## BRIEF
Retype the entries in full.

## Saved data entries

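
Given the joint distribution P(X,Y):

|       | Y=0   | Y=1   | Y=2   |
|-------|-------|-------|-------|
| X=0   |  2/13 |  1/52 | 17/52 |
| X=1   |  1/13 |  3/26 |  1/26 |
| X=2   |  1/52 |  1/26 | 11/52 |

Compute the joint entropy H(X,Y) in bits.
2.6418 bits

H(X,Y) = -Σ_{x,y} P(x,y) log₂ P(x,y). Per-cell terms -P(x,y)·log₂P(x,y):
  X=0: 0.4155, 0.1096, 0.5273
  X=1: 0.2846, 0.3595, 0.1808
  X=2: 0.1096, 0.1808, 0.4741
Sum of the 9 terms: H(X,Y) = 2.6418 bits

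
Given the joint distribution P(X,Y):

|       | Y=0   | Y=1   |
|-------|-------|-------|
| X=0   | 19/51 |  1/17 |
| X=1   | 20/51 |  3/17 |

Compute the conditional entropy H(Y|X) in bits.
0.7560 bits

H(Y|X) = H(X,Y) - H(X)

H(X,Y) = -Σ_{x,y} P(x,y) log₂ P(x,y). Per-cell terms -P(x,y)·log₂P(x,y):
  X=0: 0.53070, 0.24044
  X=1: 0.52961, 0.44162
Sum of the 4 terms: H(X,Y) = 1.7424 bits

Marginal of X (row sums):
  P(X=0) = 19/51 + 1/17 = 22/51
  P(X=1) = 20/51 + 3/17 = 29/51
H(X) = -[(22/51)·log₂(22/51) + (29/51)·log₂(29/51)]
  = 0.52325 + 0.46312 = 0.9864 bits

H(Y|X) = H(X,Y) - H(X) = 1.7424 - 0.9864 = 0.7560 bits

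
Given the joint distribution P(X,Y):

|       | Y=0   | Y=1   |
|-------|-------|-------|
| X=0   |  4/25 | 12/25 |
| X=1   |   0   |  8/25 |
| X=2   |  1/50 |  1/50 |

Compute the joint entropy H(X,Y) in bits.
1.6831 bits

H(X,Y) = -Σ_{x,y} P(x,y) log₂ P(x,y). Per-cell terms -P(x,y)·log₂P(x,y):
  X=0: 0.4230, 0.5083
  X=1: 0.0000, 0.5260
  X=2: 0.1129, 0.1129
  (cells with P = 0 contribute 0)
Sum of the 6 terms: H(X,Y) = 1.6831 bits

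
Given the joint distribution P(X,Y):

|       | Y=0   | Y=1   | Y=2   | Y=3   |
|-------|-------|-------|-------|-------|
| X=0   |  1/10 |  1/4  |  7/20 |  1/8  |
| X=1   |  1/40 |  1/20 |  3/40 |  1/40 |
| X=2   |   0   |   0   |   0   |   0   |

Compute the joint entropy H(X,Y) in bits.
2.4998 bits

H(X,Y) = -Σ_{x,y} P(x,y) log₂ P(x,y). Per-cell terms -P(x,y)·log₂P(x,y):
  X=0: 0.33219, 0.50000, 0.53010, 0.37500
  X=1: 0.13305, 0.21610, 0.28027, 0.13305
  X=2: 0.00000, 0.00000, 0.00000, 0.00000
  (cells with P = 0 contribute 0)
Sum of the 12 terms: H(X,Y) = 2.4998 bits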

## WORKED SOLUTION
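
Given the joint distribution P(X,Y):

|       | Y=0   | Y=1   | Y=2   |
|-------|-------|-------|-------|
| X=0   |  2/13 |  1/52 | 17/52 |
| X=1   |  1/13 |  3/26 |  1/26 |
| X=2   |  1/52 |  1/26 | 11/52 |

Compute the joint entropy H(X,Y) in bits.
2.6418 bits

H(X,Y) = -Σ_{x,y} P(x,y) log₂ P(x,y). Per-cell terms -P(x,y)·log₂P(x,y):
  X=0: 0.4155, 0.1096, 0.5273
  X=1: 0.2846, 0.3595, 0.1808
  X=2: 0.1096, 0.1808, 0.4741
Sum of the 9 terms: H(X,Y) = 2.6418 bits

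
Given the joint distribution P(X,Y):

|       | Y=0   | Y=1   |
|-------|-------|-------|
| X=0   | 19/51 |  1/17 |
| X=1   | 20/51 |  3/17 |

Compute the conditional entropy H(Y|X) in bits.
0.7560 bits

H(Y|X) = H(X,Y) - H(X)

H(X,Y) = -Σ_{x,y} P(x,y) log₂ P(x,y). Per-cell terms -P(x,y)·log₂P(x,y):
  X=0: 0.53070, 0.24044
  X=1: 0.52961, 0.44162
Sum of the 4 terms: H(X,Y) = 1.7424 bits

Marginal of X (row sums):
  P(X=0) = 19/51 + 1/17 = 22/51
  P(X=1) = 20/51 + 3/17 = 29/51
H(X) = -[(22/51)·log₂(22/51) + (29/51)·log₂(29/51)]
  = 0.52325 + 0.46312 = 0.9864 bits

H(Y|X) = H(X,Y) - H(X) = 1.7424 - 0.9864 = 0.7560 bits

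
Given the joint distribution P(X,Y):

|       | Y=0   | Y=1   |
|-------|-------|-------|
| X=0   |  4/25 | 12/25 |
| X=1   |   0   |  8/25 |
| X=2   |  1/50 |  1/50 |

Compute the joint entropy H(X,Y) in bits.
1.6831 bits

H(X,Y) = -Σ_{x,y} P(x,y) log₂ P(x,y). Per-cell terms -P(x,y)·log₂P(x,y):
  X=0: 0.4230, 0.5083
  X=1: 0.0000, 0.5260
  X=2: 0.1129, 0.1129
  (cells with P = 0 contribute 0)
Sum of the 6 terms: H(X,Y) = 1.6831 bits

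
Given the joint distribution P(X,Y):

|       | Y=0   | Y=1   | Y=2   | Y=3   |
|-------|-------|-------|-------|-------|
| X=0   |  1/10 |  1/4  |  7/20 |  1/8  |
| X=1   |  1/40 |  1/20 |  3/40 |  1/40 |
| X=2   |   0   |   0   |   0   |   0   |

Compute the joint entropy H(X,Y) in bits.
2.4998 bits

H(X,Y) = -Σ_{x,y} P(x,y) log₂ P(x,y). Per-cell terms -P(x,y)·log₂P(x,y):
  X=0: 0.33219, 0.50000, 0.53010, 0.37500
  X=1: 0.13305, 0.21610, 0.28027, 0.13305
  X=2: 0.00000, 0.00000, 0.00000, 0.00000
  (cells with P = 0 contribute 0)
Sum of the 12 terms: H(X,Y) = 2.4998 bits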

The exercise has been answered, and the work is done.